# Your instructions
In the data below, which lines hold the word "Hilbert"? Copy them.

[Stored items]
------------

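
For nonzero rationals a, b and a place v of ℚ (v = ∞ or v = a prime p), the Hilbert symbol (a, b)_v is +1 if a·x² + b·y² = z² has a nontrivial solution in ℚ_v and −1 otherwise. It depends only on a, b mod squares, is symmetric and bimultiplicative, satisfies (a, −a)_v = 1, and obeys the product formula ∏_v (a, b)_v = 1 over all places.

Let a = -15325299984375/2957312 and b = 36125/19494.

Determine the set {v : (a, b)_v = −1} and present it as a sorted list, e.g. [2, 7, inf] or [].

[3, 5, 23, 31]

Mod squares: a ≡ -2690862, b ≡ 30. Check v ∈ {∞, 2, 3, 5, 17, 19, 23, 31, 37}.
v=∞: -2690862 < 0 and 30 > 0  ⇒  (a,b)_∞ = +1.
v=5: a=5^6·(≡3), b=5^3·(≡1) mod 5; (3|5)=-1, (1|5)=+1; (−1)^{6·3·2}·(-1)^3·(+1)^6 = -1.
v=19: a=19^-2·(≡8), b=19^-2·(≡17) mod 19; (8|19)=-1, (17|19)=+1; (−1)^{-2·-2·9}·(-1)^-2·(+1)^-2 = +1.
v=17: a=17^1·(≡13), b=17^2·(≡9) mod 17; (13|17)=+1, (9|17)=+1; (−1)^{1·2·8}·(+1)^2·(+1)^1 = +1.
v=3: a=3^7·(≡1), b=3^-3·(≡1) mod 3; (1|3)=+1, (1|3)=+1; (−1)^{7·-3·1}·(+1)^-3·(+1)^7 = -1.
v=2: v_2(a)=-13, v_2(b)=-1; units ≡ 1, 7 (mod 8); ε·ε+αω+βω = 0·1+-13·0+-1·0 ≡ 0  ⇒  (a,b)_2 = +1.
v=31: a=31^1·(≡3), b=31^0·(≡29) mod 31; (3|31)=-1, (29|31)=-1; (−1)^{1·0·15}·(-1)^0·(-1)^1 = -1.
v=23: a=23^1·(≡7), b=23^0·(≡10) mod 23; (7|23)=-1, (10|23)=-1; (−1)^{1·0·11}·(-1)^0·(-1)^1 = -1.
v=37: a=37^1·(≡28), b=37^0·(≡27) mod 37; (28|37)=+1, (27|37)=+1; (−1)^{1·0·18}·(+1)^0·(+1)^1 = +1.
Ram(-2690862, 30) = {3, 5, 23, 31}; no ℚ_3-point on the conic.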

------------

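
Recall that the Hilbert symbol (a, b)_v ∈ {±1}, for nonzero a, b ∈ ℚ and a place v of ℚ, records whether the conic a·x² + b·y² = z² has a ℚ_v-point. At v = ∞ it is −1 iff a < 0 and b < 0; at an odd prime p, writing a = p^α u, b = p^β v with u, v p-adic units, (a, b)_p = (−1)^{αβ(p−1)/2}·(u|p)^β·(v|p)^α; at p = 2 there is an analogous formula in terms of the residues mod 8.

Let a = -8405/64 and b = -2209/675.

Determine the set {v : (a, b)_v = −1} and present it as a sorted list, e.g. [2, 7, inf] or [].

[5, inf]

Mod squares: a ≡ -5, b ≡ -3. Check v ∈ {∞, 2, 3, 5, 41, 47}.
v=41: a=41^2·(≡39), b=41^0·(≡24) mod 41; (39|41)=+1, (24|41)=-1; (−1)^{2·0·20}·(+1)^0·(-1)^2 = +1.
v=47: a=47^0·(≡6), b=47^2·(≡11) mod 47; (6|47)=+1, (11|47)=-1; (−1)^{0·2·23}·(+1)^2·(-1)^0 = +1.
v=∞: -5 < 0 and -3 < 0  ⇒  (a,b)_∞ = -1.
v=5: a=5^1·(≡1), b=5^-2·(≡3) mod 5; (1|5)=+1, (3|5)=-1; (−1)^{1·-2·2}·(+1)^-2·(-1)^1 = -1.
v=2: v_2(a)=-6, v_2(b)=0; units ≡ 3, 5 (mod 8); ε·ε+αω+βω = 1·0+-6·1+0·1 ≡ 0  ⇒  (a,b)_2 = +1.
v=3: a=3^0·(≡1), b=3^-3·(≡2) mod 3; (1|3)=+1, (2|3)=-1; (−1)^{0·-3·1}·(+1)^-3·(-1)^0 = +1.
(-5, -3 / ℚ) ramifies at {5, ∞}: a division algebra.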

------------

# Expected answer
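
For nonzero rationals a, b and a place v of ℚ (v = ∞ or v = a prime p), the Hilbert symbol (a, b)_v is +1 if a·x² + b·y² = z² has a nontrivial solution in ℚ_v and −1 otherwise. It depends only on a, b mod squares, is symmetric and bimultiplicative, satisfies (a, −a)_v = 1, and obeys the product formula ∏_v (a, b)_v = 1 over all places.
Recall that the Hilbert symbol (a, b)_v ∈ {±1}, for nonzero a, b ∈ ℚ and a place v of ℚ, records whether the conic a·x² + b·y² = z² has a ℚ_v-point. At v = ∞ it is −1 iff a < 0 and b < 0; at an odd prime p, writing a = p^α u, b = p^β v with u, v p-adic units, (a, b)_p = (−1)^{αβ(p−1)/2}·(u|p)^β·(v|p)^α; at p = 2 there is an analogous formula in terms of the residues mod 8.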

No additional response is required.